■ Stored items
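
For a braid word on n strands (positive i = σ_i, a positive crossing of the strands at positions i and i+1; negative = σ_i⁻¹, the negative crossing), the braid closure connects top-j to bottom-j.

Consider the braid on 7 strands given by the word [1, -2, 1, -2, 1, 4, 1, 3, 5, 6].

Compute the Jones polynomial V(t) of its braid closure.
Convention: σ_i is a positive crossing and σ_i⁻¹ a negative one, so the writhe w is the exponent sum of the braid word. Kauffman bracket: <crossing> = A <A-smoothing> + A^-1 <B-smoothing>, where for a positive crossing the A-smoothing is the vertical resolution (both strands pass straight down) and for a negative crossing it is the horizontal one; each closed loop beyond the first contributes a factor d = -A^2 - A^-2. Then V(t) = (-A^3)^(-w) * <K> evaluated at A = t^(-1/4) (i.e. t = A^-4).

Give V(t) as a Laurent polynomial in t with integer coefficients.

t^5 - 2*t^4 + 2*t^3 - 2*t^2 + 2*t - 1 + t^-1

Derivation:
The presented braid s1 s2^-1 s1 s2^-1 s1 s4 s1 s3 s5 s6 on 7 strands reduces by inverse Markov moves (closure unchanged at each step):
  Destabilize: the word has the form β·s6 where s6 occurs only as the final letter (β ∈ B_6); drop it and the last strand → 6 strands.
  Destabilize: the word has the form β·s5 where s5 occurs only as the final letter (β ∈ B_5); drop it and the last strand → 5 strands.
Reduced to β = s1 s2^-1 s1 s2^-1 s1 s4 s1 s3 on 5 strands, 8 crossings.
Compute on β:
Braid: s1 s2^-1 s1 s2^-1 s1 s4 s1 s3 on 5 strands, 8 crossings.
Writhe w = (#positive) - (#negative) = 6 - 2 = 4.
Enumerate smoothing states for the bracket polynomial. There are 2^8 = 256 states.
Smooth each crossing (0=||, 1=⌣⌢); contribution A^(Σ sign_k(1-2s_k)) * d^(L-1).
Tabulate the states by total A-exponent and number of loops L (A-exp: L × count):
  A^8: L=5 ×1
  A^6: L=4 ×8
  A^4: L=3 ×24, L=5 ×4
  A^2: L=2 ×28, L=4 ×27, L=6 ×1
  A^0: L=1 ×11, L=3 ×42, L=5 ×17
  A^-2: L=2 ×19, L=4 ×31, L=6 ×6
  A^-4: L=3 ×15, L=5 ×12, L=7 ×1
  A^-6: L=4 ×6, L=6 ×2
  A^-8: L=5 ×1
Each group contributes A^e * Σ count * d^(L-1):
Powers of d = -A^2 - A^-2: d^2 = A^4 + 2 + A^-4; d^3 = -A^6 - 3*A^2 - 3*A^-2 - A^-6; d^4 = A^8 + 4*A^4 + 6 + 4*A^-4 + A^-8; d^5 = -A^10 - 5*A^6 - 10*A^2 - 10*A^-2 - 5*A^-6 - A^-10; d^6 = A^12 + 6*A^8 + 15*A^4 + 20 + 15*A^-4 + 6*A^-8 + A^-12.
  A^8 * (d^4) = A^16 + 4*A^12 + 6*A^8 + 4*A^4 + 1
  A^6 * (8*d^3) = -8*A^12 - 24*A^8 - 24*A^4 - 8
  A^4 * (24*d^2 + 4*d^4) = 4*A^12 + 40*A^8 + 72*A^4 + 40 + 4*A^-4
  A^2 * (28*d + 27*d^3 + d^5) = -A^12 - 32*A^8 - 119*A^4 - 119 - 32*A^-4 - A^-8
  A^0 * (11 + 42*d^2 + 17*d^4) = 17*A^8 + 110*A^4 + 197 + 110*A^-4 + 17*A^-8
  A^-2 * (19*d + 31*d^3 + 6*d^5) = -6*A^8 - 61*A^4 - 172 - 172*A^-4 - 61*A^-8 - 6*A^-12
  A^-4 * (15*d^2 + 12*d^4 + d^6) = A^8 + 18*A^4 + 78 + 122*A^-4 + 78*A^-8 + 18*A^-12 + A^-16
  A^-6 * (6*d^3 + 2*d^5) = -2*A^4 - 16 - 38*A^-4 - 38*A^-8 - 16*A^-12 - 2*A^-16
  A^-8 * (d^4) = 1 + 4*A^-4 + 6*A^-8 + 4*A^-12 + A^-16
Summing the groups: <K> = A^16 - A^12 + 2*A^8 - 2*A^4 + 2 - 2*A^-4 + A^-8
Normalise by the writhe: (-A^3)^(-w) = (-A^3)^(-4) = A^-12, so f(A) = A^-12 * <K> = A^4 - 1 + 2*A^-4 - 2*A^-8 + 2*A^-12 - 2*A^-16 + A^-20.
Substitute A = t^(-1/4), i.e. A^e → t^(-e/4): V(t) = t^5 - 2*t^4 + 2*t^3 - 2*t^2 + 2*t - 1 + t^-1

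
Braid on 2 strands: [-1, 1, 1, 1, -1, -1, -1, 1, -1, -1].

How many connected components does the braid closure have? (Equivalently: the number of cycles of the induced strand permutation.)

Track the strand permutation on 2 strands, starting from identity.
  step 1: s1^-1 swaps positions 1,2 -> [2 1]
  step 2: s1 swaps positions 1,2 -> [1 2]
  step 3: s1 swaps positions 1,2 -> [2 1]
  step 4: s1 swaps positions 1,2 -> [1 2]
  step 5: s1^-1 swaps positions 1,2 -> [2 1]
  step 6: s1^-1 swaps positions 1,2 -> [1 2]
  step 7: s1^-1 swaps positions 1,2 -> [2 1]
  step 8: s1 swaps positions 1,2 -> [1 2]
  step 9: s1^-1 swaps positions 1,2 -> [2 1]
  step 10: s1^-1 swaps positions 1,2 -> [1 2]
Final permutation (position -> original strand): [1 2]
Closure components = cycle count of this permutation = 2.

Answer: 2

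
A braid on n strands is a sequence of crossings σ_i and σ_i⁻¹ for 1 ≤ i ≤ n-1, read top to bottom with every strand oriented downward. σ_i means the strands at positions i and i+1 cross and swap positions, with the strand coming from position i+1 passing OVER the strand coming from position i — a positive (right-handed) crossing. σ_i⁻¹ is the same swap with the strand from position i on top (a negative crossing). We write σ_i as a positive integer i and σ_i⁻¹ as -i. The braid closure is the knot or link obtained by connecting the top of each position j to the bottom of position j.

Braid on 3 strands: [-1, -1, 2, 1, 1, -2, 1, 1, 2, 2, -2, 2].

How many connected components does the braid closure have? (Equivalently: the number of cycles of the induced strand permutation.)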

■ WORK ITEM
The entries above should be copied out exactly, with none left out.

■ TASK SOLUTION
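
For a braid word on n strands (positive i = σ_i, a positive crossing of the strands at positions i and i+1; negative = σ_i⁻¹, the negative crossing), the braid closure connects top-j to bottom-j.

Consider the braid on 7 strands given by the word [1, -2, 1, -2, 1, 4, 1, 3, 5, 6].

Compute the Jones polynomial V(t) of its braid closure.
Convention: σ_i is a positive crossing and σ_i⁻¹ a negative one, so the writhe w is the exponent sum of the braid word. Kauffman bracket: <crossing> = A <A-smoothing> + A^-1 <B-smoothing>, where for a positive crossing the A-smoothing is the vertical resolution (both strands pass straight down) and for a negative crossing it is the horizontal one; each closed loop beyond the first contributes a factor d = -A^2 - A^-2. Then V(t) = (-A^3)^(-w) * <K> evaluated at A = t^(-1/4) (i.e. t = A^-4).

Give V(t) as a Laurent polynomial in t with integer coefficients.

t^5 - 2*t^4 + 2*t^3 - 2*t^2 + 2*t - 1 + t^-1

Derivation:
The presented braid s1 s2^-1 s1 s2^-1 s1 s4 s1 s3 s5 s6 on 7 strands reduces by inverse Markov moves (closure unchanged at each step):
  Destabilize: the word has the form β·s6 where s6 occurs only as the final letter (β ∈ B_6); drop it and the last strand → 6 strands.
  Destabilize: the word has the form β·s5 where s5 occurs only as the final letter (β ∈ B_5); drop it and the last strand → 5 strands.
Reduced to β = s1 s2^-1 s1 s2^-1 s1 s4 s1 s3 on 5 strands, 8 crossings.
Compute on β:
Braid: s1 s2^-1 s1 s2^-1 s1 s4 s1 s3 on 5 strands, 8 crossings.
Writhe w = (#positive) - (#negative) = 6 - 2 = 4.
Enumerate smoothing states for the bracket polynomial. There are 2^8 = 256 states.
Smooth each crossing (0=||, 1=⌣⌢); contribution A^(Σ sign_k(1-2s_k)) * d^(L-1).
Tabulate the states by total A-exponent and number of loops L (A-exp: L × count):
  A^8: L=5 ×1
  A^6: L=4 ×8
  A^4: L=3 ×24, L=5 ×4
  A^2: L=2 ×28, L=4 ×27, L=6 ×1
  A^0: L=1 ×11, L=3 ×42, L=5 ×17
  A^-2: L=2 ×19, L=4 ×31, L=6 ×6
  A^-4: L=3 ×15, L=5 ×12, L=7 ×1
  A^-6: L=4 ×6, L=6 ×2
  A^-8: L=5 ×1
Each group contributes A^e * Σ count * d^(L-1):
Powers of d = -A^2 - A^-2: d^2 = A^4 + 2 + A^-4; d^3 = -A^6 - 3*A^2 - 3*A^-2 - A^-6; d^4 = A^8 + 4*A^4 + 6 + 4*A^-4 + A^-8; d^5 = -A^10 - 5*A^6 - 10*A^2 - 10*A^-2 - 5*A^-6 - A^-10; d^6 = A^12 + 6*A^8 + 15*A^4 + 20 + 15*A^-4 + 6*A^-8 + A^-12.
  A^8 * (d^4) = A^16 + 4*A^12 + 6*A^8 + 4*A^4 + 1
  A^6 * (8*d^3) = -8*A^12 - 24*A^8 - 24*A^4 - 8
  A^4 * (24*d^2 + 4*d^4) = 4*A^12 + 40*A^8 + 72*A^4 + 40 + 4*A^-4
  A^2 * (28*d + 27*d^3 + d^5) = -A^12 - 32*A^8 - 119*A^4 - 119 - 32*A^-4 - A^-8
  A^0 * (11 + 42*d^2 + 17*d^4) = 17*A^8 + 110*A^4 + 197 + 110*A^-4 + 17*A^-8
  A^-2 * (19*d + 31*d^3 + 6*d^5) = -6*A^8 - 61*A^4 - 172 - 172*A^-4 - 61*A^-8 - 6*A^-12
  A^-4 * (15*d^2 + 12*d^4 + d^6) = A^8 + 18*A^4 + 78 + 122*A^-4 + 78*A^-8 + 18*A^-12 + A^-16
  A^-6 * (6*d^3 + 2*d^5) = -2*A^4 - 16 - 38*A^-4 - 38*A^-8 - 16*A^-12 - 2*A^-16
  A^-8 * (d^4) = 1 + 4*A^-4 + 6*A^-8 + 4*A^-12 + A^-16
Summing the groups: <K> = A^16 - A^12 + 2*A^8 - 2*A^4 + 2 - 2*A^-4 + A^-8
Normalise by the writhe: (-A^3)^(-w) = (-A^3)^(-4) = A^-12, so f(A) = A^-12 * <K> = A^4 - 1 + 2*A^-4 - 2*A^-8 + 2*A^-12 - 2*A^-16 + A^-20.
Substitute A = t^(-1/4), i.e. A^e → t^(-e/4): V(t) = t^5 - 2*t^4 + 2*t^3 - 2*t^2 + 2*t - 1 + t^-1

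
Braid on 2 strands: [-1, 1, 1, 1, -1, -1, -1, 1, -1, -1].

How many connected components does the braid closure have? (Equivalently: the number of cycles of the induced strand permutation.)

Track the strand permutation on 2 strands, starting from identity.
  step 1: s1^-1 swaps positions 1,2 -> [2 1]
  step 2: s1 swaps positions 1,2 -> [1 2]
  step 3: s1 swaps positions 1,2 -> [2 1]
  step 4: s1 swaps positions 1,2 -> [1 2]
  step 5: s1^-1 swaps positions 1,2 -> [2 1]
  step 6: s1^-1 swaps positions 1,2 -> [1 2]
  step 7: s1^-1 swaps positions 1,2 -> [2 1]
  step 8: s1 swaps positions 1,2 -> [1 2]
  step 9: s1^-1 swaps positions 1,2 -> [2 1]
  step 10: s1^-1 swaps positions 1,2 -> [1 2]
Final permutation (position -> original strand): [1 2]
Closure components = cycle count of this permutation = 2.

Answer: 2

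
A braid on n strands is a sequence of crossings σ_i and σ_i⁻¹ for 1 ≤ i ≤ n-1, read top to bottom with every strand oriented downward. σ_i means the strands at positions i and i+1 cross and swap positions, with the strand coming from position i+1 passing OVER the strand coming from position i — a positive (right-handed) crossing. σ_i⁻¹ is the same swap with the strand from position i on top (a negative crossing). We write σ_i as a positive integer i and σ_i⁻¹ as -i. The braid closure is the knot or link obtained by connecting the top of each position j to the bottom of position j.

Braid on 3 strands: [-1, -1, 2, 1, 1, -2, 1, 1, 2, 2, -2, 2].

How many connected components does the braid closure have? (Equivalently: the number of cycles of the induced strand permutation.)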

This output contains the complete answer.